AVAILABLE DATA |
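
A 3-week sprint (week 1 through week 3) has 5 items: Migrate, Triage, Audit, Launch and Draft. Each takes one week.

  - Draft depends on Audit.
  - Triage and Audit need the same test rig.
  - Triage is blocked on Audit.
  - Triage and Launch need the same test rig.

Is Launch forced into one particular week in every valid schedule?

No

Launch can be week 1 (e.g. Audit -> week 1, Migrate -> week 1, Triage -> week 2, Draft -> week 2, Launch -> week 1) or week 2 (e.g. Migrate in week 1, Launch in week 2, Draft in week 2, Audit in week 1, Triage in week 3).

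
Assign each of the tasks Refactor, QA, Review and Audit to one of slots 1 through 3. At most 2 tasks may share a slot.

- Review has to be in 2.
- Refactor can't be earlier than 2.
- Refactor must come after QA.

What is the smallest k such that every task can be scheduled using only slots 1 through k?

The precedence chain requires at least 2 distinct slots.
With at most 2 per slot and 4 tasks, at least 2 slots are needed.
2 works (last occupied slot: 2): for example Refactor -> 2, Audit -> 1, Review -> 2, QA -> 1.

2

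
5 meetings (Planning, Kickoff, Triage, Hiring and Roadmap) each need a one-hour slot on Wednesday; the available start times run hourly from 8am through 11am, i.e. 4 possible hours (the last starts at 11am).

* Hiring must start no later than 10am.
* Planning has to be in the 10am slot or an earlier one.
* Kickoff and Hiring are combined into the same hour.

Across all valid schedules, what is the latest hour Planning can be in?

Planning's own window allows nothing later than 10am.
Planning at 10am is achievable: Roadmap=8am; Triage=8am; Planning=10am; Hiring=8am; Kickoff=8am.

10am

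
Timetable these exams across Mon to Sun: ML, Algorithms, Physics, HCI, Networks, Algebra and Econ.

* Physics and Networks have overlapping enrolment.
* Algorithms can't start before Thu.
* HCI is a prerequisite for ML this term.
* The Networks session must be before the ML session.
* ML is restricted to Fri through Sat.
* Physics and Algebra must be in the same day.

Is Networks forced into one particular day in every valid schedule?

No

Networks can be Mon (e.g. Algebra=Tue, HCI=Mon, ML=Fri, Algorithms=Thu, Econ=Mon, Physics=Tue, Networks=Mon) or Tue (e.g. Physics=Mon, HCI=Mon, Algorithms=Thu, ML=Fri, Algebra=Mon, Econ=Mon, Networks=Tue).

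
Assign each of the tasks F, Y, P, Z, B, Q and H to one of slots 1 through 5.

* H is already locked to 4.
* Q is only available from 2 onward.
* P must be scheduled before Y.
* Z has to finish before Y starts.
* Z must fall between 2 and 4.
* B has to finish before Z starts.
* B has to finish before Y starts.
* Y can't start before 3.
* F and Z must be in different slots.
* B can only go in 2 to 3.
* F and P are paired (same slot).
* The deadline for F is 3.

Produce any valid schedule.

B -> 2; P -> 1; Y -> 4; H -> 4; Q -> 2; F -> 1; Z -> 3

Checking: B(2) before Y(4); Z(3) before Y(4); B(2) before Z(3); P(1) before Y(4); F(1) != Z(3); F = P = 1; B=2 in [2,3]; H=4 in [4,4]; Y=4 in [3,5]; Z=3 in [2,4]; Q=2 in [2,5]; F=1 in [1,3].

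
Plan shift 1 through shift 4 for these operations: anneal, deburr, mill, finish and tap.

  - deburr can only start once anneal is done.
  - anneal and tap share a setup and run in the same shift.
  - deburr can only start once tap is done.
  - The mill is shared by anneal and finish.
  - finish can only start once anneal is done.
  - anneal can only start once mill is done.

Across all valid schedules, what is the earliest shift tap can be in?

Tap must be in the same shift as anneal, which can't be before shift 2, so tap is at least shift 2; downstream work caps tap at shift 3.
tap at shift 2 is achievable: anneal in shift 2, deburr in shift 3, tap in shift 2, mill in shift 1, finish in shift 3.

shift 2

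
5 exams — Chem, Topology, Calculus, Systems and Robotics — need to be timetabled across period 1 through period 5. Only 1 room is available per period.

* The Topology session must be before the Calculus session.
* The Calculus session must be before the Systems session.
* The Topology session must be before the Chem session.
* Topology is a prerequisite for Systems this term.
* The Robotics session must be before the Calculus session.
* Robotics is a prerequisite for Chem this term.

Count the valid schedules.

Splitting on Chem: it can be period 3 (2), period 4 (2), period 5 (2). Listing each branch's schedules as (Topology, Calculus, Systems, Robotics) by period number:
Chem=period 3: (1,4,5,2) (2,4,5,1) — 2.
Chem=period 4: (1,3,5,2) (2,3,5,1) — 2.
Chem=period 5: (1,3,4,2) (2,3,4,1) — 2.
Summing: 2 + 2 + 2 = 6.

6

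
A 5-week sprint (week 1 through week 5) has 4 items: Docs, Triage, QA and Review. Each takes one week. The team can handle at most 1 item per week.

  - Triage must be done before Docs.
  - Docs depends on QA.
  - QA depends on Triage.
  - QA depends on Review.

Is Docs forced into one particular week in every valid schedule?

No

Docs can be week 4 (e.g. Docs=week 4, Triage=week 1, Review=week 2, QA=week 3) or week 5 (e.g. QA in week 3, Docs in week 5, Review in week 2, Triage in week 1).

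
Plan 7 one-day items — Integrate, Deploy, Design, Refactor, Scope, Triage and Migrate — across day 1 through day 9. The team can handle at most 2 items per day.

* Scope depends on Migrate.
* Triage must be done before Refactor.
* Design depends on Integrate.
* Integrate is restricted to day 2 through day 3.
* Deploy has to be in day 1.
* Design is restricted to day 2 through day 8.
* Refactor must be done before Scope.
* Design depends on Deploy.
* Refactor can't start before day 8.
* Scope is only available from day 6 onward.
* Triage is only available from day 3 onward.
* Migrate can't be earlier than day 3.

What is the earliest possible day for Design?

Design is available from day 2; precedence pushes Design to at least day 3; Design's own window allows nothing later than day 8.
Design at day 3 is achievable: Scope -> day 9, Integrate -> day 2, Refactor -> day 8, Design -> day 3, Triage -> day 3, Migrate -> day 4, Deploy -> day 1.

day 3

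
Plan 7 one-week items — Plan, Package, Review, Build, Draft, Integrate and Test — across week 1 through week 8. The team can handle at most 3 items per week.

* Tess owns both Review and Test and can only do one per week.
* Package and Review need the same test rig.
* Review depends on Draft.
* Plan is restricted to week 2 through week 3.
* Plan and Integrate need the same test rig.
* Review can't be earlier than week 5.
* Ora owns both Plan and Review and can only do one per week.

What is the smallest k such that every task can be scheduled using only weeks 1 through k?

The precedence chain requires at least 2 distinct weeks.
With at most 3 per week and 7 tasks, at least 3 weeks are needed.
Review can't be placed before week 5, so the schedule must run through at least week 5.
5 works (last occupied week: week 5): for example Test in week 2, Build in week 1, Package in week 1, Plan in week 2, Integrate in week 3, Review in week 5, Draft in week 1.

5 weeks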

==

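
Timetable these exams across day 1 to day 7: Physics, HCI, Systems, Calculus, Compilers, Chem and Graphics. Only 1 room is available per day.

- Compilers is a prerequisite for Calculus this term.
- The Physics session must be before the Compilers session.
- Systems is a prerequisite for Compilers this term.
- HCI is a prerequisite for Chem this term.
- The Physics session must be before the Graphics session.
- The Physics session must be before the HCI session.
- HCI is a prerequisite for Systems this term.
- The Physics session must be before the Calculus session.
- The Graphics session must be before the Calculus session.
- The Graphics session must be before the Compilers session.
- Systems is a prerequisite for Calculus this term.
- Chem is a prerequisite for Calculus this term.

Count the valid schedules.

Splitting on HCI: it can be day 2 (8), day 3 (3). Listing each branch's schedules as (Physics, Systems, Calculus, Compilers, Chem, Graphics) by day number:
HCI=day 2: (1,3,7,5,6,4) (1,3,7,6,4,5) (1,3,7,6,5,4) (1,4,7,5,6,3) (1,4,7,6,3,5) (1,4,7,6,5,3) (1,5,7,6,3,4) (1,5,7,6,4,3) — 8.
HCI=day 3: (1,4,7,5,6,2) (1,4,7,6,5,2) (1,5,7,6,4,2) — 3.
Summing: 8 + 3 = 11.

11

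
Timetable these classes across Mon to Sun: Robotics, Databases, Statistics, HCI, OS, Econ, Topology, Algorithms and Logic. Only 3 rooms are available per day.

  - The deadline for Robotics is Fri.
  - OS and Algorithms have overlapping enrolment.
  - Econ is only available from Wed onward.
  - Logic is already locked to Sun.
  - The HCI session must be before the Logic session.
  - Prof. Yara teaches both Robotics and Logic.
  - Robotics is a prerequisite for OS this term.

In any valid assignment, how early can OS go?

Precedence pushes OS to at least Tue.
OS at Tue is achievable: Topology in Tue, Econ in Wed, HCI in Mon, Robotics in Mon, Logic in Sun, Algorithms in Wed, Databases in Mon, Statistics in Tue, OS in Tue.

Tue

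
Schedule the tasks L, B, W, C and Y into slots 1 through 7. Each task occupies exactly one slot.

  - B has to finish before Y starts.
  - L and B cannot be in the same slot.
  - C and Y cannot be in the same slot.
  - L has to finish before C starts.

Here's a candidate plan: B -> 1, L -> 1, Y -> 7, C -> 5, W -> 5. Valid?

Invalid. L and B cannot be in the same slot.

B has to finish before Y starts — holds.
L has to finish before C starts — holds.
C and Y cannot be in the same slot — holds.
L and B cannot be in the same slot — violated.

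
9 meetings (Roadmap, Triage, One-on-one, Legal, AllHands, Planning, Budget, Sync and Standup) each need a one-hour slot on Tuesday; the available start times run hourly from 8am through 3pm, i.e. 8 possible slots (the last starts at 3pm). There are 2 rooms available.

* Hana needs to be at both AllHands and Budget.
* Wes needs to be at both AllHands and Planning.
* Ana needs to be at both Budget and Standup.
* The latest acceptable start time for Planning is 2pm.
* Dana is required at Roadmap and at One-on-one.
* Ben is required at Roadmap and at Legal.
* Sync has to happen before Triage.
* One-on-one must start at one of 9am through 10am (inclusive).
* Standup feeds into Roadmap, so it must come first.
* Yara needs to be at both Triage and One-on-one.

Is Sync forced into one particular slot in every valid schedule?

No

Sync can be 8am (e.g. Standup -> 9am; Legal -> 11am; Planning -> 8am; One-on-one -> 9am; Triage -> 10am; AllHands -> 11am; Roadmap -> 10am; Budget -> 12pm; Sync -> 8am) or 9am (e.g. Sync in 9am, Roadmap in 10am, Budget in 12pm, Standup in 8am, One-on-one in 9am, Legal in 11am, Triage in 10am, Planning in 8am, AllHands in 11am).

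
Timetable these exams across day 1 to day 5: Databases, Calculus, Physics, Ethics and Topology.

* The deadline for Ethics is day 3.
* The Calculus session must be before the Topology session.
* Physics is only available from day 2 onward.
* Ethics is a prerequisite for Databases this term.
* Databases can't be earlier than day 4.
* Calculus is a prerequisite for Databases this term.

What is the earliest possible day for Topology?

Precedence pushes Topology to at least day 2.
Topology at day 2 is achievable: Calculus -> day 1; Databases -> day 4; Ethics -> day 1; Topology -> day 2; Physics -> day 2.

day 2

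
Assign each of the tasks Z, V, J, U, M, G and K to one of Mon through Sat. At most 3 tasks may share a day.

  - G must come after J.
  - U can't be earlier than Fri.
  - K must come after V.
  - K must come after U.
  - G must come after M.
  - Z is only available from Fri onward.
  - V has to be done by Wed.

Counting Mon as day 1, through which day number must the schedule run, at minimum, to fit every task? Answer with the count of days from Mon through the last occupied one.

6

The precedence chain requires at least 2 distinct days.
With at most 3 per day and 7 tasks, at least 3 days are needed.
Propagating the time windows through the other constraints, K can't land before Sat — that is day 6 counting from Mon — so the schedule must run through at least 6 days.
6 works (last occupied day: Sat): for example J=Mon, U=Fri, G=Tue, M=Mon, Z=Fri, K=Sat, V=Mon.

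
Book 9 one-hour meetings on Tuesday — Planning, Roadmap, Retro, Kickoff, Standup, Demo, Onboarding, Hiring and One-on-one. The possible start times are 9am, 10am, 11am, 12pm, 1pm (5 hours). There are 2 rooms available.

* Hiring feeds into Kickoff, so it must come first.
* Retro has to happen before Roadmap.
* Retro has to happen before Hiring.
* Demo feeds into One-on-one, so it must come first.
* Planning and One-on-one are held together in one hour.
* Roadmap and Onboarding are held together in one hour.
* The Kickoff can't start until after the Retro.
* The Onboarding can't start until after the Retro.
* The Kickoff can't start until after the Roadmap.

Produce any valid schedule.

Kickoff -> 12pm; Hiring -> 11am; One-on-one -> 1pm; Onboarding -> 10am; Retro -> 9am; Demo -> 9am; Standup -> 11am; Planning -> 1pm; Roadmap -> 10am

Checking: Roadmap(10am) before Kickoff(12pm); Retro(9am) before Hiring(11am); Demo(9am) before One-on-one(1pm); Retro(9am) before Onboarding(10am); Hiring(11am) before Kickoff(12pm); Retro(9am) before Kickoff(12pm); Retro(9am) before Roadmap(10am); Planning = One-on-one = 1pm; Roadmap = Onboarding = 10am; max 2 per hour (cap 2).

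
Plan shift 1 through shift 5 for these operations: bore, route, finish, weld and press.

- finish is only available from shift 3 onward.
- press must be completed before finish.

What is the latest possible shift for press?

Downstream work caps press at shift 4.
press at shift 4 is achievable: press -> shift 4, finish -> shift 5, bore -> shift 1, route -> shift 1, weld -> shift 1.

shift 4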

...

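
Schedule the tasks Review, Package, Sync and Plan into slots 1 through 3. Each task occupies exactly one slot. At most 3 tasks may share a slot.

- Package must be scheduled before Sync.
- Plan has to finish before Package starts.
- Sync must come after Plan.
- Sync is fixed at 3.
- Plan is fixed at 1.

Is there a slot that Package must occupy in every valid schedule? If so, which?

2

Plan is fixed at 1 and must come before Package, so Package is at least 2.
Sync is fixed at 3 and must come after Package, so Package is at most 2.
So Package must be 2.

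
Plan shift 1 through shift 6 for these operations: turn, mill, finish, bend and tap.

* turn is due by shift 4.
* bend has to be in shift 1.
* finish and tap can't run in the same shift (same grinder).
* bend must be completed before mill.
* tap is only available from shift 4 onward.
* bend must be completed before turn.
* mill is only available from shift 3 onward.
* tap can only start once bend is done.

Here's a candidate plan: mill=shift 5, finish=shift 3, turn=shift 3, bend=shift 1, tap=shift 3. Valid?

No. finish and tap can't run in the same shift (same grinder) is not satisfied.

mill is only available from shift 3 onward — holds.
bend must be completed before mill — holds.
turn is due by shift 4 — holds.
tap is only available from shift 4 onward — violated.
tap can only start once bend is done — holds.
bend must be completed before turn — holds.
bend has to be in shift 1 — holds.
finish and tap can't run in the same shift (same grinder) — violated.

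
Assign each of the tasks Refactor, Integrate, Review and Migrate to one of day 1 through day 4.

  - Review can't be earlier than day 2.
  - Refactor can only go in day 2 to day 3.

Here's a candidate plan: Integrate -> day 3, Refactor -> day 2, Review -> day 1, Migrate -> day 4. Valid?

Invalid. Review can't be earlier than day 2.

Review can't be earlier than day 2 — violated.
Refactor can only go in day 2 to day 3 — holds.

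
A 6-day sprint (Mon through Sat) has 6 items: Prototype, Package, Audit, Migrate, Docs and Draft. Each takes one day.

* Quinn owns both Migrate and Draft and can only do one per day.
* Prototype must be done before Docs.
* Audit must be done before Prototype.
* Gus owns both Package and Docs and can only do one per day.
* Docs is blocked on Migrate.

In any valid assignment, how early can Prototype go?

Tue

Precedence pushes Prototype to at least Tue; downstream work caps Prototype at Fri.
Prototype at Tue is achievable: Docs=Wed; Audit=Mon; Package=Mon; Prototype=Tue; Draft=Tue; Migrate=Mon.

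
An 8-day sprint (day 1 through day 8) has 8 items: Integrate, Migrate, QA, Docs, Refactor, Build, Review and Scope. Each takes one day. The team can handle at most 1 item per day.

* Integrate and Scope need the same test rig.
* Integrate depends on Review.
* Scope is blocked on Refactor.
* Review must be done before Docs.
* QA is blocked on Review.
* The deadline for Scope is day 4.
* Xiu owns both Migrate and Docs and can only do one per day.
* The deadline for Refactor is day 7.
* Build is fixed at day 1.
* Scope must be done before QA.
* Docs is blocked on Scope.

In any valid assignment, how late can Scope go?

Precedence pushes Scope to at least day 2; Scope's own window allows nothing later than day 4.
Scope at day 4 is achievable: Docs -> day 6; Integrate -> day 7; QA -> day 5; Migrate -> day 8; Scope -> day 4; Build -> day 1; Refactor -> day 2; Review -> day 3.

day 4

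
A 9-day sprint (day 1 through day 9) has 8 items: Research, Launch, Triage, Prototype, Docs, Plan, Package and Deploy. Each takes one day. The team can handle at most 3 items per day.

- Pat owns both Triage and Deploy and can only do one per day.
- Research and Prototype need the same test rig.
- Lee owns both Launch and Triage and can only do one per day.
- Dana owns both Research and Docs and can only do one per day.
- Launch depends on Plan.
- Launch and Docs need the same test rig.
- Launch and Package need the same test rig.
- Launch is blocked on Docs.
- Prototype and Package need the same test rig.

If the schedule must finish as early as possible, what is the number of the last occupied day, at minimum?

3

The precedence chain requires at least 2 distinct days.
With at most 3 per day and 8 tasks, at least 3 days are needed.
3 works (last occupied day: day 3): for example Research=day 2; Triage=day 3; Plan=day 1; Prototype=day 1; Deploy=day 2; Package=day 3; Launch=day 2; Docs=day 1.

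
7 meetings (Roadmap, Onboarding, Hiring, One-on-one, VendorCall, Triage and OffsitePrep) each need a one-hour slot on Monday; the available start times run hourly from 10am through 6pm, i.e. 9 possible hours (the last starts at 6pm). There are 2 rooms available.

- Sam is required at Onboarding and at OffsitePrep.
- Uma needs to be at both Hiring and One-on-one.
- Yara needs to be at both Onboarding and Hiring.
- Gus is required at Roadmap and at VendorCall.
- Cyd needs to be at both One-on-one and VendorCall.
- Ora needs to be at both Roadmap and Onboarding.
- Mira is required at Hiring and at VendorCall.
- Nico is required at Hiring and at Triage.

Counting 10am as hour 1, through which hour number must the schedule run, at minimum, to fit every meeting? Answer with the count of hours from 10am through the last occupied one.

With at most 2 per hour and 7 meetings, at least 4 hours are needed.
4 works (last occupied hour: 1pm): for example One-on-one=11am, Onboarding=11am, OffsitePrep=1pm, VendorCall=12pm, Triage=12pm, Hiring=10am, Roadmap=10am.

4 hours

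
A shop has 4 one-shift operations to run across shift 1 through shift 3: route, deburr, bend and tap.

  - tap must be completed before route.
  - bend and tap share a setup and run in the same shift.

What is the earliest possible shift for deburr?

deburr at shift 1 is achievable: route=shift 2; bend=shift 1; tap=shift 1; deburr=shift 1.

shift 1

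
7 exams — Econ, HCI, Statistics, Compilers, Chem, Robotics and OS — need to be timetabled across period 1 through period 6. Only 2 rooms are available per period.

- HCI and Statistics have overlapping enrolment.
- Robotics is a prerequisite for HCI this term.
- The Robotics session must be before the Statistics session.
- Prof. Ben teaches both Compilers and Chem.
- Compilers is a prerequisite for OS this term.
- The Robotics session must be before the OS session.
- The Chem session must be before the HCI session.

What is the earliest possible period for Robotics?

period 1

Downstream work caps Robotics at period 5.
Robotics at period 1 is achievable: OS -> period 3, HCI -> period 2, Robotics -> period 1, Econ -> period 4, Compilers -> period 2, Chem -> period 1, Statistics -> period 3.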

PROBLEM |
Every line in the material above that has the word "feeds" should be copied.

COMPLETED EXERCISE |
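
* Standup feeds into Roadmap, so it must come first.
* Hiring feeds into Kickoff, so it must come first.
* Demo feeds into One-on-one, so it must come first.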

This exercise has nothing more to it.